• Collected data
================================
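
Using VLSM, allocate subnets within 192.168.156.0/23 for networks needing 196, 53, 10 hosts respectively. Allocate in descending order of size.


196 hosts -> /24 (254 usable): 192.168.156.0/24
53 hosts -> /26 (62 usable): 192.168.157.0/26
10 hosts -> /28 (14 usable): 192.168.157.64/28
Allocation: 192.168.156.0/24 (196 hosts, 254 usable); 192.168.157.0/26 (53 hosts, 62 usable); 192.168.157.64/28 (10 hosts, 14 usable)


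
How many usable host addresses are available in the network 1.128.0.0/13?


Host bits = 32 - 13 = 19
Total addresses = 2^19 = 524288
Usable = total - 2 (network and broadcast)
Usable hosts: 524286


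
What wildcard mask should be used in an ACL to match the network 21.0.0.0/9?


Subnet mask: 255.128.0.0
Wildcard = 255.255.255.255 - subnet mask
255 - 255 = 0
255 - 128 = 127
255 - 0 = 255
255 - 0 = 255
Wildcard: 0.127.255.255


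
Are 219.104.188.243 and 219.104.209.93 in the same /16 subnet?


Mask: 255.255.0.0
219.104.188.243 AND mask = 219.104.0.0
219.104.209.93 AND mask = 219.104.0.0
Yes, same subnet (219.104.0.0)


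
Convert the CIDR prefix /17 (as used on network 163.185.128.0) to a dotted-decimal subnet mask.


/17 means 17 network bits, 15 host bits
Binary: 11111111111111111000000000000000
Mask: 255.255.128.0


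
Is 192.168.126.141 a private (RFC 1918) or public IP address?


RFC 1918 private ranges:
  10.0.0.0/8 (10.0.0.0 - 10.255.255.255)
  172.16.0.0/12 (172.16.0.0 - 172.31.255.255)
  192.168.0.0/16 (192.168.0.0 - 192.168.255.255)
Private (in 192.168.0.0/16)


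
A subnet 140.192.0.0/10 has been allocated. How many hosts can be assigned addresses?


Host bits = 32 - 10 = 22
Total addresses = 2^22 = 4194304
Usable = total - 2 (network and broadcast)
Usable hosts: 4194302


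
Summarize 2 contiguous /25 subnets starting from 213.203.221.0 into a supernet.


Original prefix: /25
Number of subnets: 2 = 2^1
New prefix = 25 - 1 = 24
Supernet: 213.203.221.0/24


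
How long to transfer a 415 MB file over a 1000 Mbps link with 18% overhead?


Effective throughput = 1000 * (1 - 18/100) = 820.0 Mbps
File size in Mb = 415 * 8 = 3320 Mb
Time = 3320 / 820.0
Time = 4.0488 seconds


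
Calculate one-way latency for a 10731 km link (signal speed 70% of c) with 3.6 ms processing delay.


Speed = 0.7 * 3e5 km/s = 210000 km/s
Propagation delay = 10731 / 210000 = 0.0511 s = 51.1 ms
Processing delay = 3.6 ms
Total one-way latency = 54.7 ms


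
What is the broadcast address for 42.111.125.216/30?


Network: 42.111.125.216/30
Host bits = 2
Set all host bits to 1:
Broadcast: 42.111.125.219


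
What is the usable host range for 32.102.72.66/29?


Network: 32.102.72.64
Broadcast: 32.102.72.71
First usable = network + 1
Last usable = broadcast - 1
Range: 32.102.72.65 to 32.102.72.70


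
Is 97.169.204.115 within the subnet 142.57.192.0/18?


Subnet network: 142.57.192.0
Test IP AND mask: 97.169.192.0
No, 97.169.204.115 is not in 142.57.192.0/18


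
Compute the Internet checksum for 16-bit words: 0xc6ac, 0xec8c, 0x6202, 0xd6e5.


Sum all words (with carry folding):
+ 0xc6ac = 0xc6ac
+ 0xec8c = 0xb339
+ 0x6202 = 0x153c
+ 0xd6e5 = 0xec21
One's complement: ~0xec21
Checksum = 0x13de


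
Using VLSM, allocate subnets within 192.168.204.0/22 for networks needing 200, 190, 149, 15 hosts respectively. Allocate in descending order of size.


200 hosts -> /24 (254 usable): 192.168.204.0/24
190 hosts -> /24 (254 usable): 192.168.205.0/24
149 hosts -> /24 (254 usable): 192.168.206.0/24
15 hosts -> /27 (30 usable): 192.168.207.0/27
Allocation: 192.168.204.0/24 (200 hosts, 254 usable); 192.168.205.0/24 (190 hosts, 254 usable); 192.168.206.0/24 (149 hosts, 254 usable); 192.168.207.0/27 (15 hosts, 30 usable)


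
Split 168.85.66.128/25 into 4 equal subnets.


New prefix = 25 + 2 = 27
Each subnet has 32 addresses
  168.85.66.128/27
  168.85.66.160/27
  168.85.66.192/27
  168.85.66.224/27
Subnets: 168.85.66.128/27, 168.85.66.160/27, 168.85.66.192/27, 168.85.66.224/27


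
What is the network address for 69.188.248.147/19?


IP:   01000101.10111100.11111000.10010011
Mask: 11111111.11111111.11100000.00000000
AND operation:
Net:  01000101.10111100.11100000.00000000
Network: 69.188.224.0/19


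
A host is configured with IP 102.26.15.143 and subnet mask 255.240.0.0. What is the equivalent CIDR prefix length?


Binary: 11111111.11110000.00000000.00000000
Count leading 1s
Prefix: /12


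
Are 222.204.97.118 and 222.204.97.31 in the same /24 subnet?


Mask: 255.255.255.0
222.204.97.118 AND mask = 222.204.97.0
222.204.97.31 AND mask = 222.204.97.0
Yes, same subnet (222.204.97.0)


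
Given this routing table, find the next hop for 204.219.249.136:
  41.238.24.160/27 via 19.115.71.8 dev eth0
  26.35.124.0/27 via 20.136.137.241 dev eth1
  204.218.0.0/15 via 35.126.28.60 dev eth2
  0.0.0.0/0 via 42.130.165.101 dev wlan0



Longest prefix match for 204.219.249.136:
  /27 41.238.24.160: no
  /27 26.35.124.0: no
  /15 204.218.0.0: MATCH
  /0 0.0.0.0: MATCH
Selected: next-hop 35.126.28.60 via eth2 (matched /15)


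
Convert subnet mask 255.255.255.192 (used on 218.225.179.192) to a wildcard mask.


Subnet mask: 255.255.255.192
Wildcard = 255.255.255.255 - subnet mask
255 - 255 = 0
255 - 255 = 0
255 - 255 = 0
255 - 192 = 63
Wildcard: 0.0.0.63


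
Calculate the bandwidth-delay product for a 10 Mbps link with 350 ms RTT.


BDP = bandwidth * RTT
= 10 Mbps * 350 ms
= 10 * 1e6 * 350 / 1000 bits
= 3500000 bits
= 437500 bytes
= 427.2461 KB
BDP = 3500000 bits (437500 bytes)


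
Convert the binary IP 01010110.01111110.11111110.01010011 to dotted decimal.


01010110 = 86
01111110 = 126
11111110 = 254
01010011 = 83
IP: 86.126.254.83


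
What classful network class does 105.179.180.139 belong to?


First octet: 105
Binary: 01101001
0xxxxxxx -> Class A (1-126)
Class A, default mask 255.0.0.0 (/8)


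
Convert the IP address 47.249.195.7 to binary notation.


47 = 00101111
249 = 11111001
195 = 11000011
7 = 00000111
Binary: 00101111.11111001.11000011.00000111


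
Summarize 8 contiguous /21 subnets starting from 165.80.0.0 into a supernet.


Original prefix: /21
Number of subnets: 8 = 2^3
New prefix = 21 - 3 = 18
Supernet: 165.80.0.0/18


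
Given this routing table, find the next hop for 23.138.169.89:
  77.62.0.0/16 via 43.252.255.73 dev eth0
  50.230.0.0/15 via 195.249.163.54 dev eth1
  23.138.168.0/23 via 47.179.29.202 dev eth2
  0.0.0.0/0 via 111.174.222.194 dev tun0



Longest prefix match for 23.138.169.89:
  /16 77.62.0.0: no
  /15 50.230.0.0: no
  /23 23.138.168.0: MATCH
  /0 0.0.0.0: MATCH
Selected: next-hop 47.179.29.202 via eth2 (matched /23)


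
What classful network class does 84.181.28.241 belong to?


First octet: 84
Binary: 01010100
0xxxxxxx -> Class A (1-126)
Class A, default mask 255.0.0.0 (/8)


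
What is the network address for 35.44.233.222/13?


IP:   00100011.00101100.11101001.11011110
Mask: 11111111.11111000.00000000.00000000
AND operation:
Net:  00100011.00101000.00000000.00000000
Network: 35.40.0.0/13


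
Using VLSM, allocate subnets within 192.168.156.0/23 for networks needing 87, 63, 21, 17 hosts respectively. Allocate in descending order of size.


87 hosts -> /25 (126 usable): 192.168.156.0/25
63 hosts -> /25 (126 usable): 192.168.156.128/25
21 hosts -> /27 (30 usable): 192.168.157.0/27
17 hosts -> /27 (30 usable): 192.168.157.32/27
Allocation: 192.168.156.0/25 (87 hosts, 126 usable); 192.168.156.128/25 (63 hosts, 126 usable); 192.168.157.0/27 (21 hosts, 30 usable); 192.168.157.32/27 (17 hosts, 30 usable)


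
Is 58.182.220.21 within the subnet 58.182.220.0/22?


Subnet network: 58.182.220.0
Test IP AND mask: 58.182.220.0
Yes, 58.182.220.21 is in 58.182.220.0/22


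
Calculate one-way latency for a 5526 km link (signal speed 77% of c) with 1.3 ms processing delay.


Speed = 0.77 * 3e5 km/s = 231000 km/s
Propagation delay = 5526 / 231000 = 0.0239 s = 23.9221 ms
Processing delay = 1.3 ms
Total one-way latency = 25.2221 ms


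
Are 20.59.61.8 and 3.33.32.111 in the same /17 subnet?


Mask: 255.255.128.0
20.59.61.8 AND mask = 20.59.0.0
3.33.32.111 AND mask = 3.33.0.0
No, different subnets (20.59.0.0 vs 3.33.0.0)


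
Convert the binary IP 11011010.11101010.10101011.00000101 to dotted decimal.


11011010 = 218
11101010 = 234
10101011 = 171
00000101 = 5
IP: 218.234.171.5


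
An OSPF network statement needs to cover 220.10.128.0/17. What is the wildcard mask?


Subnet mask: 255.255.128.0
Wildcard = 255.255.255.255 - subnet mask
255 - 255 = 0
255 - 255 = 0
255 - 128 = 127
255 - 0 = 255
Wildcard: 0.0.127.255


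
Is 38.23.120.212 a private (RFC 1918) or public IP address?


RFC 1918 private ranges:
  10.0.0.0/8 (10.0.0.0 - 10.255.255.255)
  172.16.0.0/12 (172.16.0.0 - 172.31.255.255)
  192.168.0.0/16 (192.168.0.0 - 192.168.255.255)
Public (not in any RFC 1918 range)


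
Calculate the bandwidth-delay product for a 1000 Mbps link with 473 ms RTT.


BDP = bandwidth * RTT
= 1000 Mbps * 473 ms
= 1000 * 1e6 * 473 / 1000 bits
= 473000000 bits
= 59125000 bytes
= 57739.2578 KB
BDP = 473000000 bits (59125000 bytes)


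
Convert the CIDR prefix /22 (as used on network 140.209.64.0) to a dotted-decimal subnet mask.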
================================
• DIRECTIONS FOR THIS TASK
Above are several records. Count the lines among them that contain "table" and give only the total.

• RESPONSE
2